Only these lines of the data below are wanted: the one with "n4 = or(n1, n3)", the one with "A further test is run: on input A=1, B=1, C=1", and any lines between them, each repeated exactly.

Saved data entries
══════════
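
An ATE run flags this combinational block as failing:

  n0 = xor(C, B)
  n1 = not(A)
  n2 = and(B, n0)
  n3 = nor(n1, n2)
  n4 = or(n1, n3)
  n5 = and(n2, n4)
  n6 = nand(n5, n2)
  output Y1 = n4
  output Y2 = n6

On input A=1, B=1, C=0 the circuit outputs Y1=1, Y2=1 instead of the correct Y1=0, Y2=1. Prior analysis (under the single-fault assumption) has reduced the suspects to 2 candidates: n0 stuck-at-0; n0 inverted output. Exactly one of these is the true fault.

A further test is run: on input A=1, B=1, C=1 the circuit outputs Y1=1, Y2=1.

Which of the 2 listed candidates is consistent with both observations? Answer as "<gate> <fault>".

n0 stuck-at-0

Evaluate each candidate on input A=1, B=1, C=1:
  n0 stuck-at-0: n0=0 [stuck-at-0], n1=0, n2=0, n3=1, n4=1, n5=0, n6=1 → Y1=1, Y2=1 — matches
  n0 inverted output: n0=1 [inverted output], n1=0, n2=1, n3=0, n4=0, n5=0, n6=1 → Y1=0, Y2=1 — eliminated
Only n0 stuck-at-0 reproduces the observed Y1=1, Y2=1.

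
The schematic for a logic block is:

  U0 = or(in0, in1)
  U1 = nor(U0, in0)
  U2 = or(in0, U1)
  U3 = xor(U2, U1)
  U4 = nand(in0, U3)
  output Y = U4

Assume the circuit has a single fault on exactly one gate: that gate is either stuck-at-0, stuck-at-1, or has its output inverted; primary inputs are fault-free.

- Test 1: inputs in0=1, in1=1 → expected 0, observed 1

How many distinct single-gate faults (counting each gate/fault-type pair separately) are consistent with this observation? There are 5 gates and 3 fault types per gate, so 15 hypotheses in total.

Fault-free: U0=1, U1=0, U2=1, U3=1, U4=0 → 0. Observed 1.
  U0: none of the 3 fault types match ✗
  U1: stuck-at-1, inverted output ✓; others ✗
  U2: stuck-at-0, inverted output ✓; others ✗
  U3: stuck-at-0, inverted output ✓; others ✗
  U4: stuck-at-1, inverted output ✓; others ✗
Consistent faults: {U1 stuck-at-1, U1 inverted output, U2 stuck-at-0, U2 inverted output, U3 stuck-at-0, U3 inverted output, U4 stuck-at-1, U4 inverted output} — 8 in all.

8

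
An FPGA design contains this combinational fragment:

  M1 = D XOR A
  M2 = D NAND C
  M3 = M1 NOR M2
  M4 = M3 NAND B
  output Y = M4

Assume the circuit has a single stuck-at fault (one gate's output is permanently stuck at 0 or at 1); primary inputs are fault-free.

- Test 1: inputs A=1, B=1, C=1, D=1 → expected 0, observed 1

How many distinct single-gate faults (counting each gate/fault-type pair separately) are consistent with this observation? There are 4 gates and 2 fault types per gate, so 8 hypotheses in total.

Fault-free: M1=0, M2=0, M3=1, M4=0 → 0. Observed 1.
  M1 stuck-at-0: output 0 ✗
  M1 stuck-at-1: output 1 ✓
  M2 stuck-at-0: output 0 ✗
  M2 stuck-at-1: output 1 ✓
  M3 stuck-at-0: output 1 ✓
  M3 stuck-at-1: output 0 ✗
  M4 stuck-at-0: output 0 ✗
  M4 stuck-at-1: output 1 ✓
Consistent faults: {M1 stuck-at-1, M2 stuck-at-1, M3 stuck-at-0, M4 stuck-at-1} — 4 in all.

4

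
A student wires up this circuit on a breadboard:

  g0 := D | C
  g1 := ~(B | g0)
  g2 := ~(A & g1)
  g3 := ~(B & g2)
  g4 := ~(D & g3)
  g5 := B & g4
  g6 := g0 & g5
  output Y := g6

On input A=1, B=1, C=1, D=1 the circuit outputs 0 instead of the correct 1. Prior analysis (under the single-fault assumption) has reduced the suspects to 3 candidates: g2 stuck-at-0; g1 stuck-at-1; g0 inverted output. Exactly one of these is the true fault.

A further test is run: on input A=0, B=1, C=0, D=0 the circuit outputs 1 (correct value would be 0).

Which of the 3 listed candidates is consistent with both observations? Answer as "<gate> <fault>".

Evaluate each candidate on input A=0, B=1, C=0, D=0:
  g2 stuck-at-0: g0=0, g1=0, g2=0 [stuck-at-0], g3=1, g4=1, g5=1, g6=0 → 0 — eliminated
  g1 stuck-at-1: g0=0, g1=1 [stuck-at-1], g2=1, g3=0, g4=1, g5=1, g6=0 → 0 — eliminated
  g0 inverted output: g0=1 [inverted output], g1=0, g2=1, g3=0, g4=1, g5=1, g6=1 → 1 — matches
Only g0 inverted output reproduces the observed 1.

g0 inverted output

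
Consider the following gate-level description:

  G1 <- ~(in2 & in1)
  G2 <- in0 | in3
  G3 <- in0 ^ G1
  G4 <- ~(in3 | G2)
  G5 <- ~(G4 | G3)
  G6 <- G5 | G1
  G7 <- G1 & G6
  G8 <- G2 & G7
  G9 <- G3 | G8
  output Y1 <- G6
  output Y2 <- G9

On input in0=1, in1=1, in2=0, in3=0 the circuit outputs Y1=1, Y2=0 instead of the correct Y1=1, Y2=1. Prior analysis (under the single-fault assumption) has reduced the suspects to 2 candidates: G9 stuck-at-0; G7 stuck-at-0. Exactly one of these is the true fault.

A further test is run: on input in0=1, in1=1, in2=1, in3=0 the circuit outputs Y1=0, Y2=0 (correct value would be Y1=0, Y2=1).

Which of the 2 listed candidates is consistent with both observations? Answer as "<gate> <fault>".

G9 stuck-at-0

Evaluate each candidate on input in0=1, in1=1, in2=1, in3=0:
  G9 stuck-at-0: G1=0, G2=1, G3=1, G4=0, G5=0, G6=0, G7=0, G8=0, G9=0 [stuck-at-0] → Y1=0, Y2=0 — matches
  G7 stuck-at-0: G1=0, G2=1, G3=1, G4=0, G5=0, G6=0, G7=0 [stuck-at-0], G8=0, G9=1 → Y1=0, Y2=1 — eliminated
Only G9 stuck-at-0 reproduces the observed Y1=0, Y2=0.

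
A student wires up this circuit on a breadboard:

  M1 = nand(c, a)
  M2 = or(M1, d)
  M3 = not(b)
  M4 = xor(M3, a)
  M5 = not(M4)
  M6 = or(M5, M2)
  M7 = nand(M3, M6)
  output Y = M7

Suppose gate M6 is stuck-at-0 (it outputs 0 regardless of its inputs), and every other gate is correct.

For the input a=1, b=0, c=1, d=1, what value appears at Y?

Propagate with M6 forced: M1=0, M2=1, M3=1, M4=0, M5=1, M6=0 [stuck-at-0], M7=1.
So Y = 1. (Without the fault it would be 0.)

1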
══════════
OUTPUT FOR THIS TASK:
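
  n4 = or(n1, n3)
  n5 = and(n2, n4)
  n6 = nand(n5, n2)
  output Y1 = n4
  output Y2 = n6

On input A=1, B=1, C=0 the circuit outputs Y1=1, Y2=1 instead of the correct Y1=0, Y2=1. Prior analysis (under the single-fault assumption) has reduced the suspects to 2 candidates: n0 stuck-at-0; n0 inverted output. Exactly one of these is the true fault.

A further test is run: on input A=1, B=1, C=1 the circuit outputs Y1=1, Y2=1.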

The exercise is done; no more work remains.